Information provided:
Start of Block
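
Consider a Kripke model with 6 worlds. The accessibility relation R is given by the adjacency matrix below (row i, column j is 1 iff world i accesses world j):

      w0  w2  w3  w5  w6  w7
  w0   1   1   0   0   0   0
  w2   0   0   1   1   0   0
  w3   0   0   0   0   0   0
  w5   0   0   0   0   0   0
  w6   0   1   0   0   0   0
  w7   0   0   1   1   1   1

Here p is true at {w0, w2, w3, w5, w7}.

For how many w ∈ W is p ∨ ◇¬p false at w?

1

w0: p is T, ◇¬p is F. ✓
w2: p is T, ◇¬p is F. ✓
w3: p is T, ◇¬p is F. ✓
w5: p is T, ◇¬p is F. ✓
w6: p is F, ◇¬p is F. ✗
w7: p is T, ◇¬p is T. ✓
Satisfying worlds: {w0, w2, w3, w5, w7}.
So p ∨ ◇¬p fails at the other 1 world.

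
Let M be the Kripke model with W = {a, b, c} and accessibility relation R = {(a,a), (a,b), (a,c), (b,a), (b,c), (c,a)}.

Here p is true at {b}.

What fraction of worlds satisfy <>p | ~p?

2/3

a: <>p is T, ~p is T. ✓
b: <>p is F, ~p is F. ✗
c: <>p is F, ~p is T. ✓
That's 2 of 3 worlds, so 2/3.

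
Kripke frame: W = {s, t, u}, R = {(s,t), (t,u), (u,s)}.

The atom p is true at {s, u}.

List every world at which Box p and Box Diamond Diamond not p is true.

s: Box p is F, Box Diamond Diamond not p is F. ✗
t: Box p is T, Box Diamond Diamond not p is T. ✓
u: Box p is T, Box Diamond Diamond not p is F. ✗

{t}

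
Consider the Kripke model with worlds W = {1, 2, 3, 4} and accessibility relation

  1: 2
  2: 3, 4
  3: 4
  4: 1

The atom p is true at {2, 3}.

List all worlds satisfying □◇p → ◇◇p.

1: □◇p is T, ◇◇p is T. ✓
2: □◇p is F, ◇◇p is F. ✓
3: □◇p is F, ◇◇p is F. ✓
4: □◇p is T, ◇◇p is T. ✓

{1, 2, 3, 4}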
End of Block
Start of Block
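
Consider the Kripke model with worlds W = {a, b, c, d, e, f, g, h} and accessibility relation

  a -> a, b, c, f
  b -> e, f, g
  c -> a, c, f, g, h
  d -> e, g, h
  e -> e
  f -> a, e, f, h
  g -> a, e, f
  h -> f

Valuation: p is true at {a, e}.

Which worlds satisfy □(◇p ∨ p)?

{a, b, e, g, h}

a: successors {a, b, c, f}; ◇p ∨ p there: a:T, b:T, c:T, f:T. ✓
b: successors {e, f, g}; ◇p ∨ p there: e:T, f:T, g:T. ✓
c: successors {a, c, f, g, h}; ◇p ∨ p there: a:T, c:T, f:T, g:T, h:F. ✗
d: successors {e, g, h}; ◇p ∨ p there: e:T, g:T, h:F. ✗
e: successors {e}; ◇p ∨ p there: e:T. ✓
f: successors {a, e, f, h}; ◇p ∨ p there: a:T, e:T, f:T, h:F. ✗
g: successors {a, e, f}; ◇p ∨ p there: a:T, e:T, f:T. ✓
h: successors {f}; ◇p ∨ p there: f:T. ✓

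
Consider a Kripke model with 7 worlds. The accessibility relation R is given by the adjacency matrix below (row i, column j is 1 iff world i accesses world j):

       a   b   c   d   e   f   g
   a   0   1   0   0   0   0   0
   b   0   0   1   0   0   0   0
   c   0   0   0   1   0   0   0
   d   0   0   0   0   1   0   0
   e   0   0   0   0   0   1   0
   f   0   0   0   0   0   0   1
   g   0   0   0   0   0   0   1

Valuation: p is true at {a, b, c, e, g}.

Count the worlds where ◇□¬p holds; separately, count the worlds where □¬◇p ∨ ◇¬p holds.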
End of Block
Activity:
Track down every line of the material containing the string "column", and copy it.

Exercise answer:
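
Consider a Kripke model with 6 worlds. The accessibility relation R is given by the adjacency matrix below (row i, column j is 1 iff world i accesses world j):
Consider a Kripke model with 7 worlds. The accessibility relation R is given by the adjacency matrix below (row i, column j is 1 iff world i accesses world j):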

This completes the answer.